(Exercise): Transcribe the following records in full, exactly as shown.

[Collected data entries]

┏━━

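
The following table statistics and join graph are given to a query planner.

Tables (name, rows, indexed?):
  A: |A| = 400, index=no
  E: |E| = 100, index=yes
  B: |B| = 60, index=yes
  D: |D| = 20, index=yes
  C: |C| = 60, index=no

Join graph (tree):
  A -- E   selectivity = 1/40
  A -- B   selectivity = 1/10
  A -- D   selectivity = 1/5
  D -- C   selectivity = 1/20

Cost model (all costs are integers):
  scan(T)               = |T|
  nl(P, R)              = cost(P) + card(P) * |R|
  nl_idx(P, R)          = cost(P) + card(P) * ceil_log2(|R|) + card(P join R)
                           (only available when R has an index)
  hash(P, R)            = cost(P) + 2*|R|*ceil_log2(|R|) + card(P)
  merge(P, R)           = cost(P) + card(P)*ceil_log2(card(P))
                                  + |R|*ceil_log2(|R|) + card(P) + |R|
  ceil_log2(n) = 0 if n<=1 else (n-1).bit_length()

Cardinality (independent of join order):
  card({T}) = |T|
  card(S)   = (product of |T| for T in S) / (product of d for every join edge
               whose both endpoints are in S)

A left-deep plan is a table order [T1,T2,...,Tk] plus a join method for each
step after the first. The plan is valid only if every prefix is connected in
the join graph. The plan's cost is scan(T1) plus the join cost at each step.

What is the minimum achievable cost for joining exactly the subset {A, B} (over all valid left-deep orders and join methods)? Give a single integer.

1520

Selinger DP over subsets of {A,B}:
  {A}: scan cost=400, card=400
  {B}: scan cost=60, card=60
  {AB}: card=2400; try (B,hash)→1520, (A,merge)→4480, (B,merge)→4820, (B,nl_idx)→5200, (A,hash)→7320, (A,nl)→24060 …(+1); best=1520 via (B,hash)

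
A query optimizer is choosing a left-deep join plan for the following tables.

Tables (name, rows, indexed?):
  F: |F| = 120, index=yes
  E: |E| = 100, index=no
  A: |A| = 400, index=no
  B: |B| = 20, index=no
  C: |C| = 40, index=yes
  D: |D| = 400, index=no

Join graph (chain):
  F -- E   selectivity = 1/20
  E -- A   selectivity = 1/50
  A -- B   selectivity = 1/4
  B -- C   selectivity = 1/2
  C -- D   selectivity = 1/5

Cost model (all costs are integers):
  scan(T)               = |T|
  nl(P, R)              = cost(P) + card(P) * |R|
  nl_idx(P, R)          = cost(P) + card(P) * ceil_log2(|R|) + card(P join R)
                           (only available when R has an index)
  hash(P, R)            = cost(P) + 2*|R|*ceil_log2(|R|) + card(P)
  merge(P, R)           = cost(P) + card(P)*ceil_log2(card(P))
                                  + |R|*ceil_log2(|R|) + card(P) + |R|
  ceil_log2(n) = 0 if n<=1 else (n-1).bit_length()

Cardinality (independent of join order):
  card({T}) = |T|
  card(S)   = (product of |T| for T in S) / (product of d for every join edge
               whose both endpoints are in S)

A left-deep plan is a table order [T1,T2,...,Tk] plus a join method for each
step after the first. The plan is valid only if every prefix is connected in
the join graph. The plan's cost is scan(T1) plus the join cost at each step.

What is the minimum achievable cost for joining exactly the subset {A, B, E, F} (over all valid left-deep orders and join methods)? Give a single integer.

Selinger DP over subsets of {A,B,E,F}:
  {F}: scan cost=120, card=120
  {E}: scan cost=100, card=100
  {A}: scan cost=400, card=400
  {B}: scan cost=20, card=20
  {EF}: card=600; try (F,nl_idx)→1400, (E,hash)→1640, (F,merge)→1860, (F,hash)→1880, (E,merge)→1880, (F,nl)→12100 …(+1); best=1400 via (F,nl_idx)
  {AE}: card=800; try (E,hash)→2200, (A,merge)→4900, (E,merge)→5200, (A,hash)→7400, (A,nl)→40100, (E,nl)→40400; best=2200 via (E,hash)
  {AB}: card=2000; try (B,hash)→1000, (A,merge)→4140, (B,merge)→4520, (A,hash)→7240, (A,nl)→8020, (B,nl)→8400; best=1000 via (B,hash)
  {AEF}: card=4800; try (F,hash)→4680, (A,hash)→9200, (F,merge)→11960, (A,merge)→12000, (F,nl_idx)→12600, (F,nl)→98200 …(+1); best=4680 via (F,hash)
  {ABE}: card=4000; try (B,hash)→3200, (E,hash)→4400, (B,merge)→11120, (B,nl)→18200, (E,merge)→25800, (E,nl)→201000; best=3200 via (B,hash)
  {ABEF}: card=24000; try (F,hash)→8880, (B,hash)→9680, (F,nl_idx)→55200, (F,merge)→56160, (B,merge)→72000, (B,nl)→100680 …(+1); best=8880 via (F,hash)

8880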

┗━━

(Your response):
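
The following table statistics and join graph are given to a query planner.

Tables (name, rows, indexed?):
  A: |A| = 400, index=no
  E: |E| = 100, index=yes
  B: |B| = 60, index=yes
  D: |D| = 20, index=yes
  C: |C| = 60, index=no

Join graph (tree):
  A -- E   selectivity = 1/40
  A -- B   selectivity = 1/10
  A -- D   selectivity = 1/5
  D -- C   selectivity = 1/20

Cost model (all costs are integers):
  scan(T)               = |T|
  nl(P, R)              = cost(P) + card(P) * |R|
  nl_idx(P, R)          = cost(P) + card(P) * ceil_log2(|R|) + card(P join R)
                           (only available when R has an index)
  hash(P, R)            = cost(P) + 2*|R|*ceil_log2(|R|) + card(P)
  merge(P, R)           = cost(P) + card(P)*ceil_log2(card(P))
                                  + |R|*ceil_log2(|R|) + card(P) + |R|
  ceil_log2(n) = 0 if n<=1 else (n-1).bit_length()

Cardinality (independent of join order):
  card({T}) = |T|
  card(S)   = (product of |T| for T in S) / (product of d for every join edge
               whose both endpoints are in S)

A left-deep plan is a table order [T1,T2,...,Tk] plus a join method for each
step after the first. The plan is valid only if every prefix is connected in
the join graph. The plan's cost is scan(T1) plus the join cost at each step.

What is the minimum achievable cost for joining exactly the subset {A, B} (over all valid left-deep orders and join methods)? Give a single integer.

1520

Selinger DP over subsets of {A,B}:
  {A}: scan cost=400, card=400
  {B}: scan cost=60, card=60
  {AB}: card=2400; try (B,hash)→1520, (A,merge)→4480, (B,merge)→4820, (B,nl_idx)→5200, (A,hash)→7320, (A,nl)→24060 …(+1); best=1520 via (B,hash)

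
A query optimizer is choosing a left-deep join plan for the following tables.

Tables (name, rows, indexed?):
  F: |F| = 120, index=yes
  E: |E| = 100, index=no
  A: |A| = 400, index=no
  B: |B| = 20, index=no
  C: |C| = 40, index=yes
  D: |D| = 400, index=no

Join graph (chain):
  F -- E   selectivity = 1/20
  E -- A   selectivity = 1/50
  A -- B   selectivity = 1/4
  B -- C   selectivity = 1/2
  C -- D   selectivity = 1/5

Cost model (all costs are integers):
  scan(T)               = |T|
  nl(P, R)              = cost(P) + card(P) * |R|
  nl_idx(P, R)          = cost(P) + card(P) * ceil_log2(|R|) + card(P join R)
                           (only available when R has an index)
  hash(P, R)            = cost(P) + 2*|R|*ceil_log2(|R|) + card(P)
  merge(P, R)           = cost(P) + card(P)*ceil_log2(card(P))
                                  + |R|*ceil_log2(|R|) + card(P) + |R|
  ceil_log2(n) = 0 if n<=1 else (n-1).bit_length()

Cardinality (independent of join order):
  card({T}) = |T|
  card(S)   = (product of |T| for T in S) / (product of d for every join edge
               whose both endpoints are in S)

A left-deep plan is a table order [T1,T2,...,Tk] plus a join method for each
step after the first. The plan is valid only if every prefix is connected in
the join graph. The plan's cost is scan(T1) plus the join cost at each step.

What is the minimum achievable cost for joining exactly the subset {A, B, E, F} (over all valid left-deep orders and join methods)? Give a single integer.

Selinger DP over subsets of {A,B,E,F}:
  {F}: scan cost=120, card=120
  {E}: scan cost=100, card=100
  {A}: scan cost=400, card=400
  {B}: scan cost=20, card=20
  {EF}: card=600; try (F,nl_idx)→1400, (E,hash)→1640, (F,merge)→1860, (F,hash)→1880, (E,merge)→1880, (F,nl)→12100 …(+1); best=1400 via (F,nl_idx)
  {AE}: card=800; try (E,hash)→2200, (A,merge)→4900, (E,merge)→5200, (A,hash)→7400, (A,nl)→40100, (E,nl)→40400; best=2200 via (E,hash)
  {AB}: card=2000; try (B,hash)→1000, (A,merge)→4140, (B,merge)→4520, (A,hash)→7240, (A,nl)→8020, (B,nl)→8400; best=1000 via (B,hash)
  {AEF}: card=4800; try (F,hash)→4680, (A,hash)→9200, (F,merge)→11960, (A,merge)→12000, (F,nl_idx)→12600, (F,nl)→98200 …(+1); best=4680 via (F,hash)
  {ABE}: card=4000; try (B,hash)→3200, (E,hash)→4400, (B,merge)→11120, (B,nl)→18200, (E,merge)→25800, (E,nl)→201000; best=3200 via (B,hash)
  {ABEF}: card=24000; try (F,hash)→8880, (B,hash)→9680, (F,nl_idx)→55200, (F,merge)→56160, (B,merge)→72000, (B,nl)→100680 …(+1); best=8880 via (F,hash)

8880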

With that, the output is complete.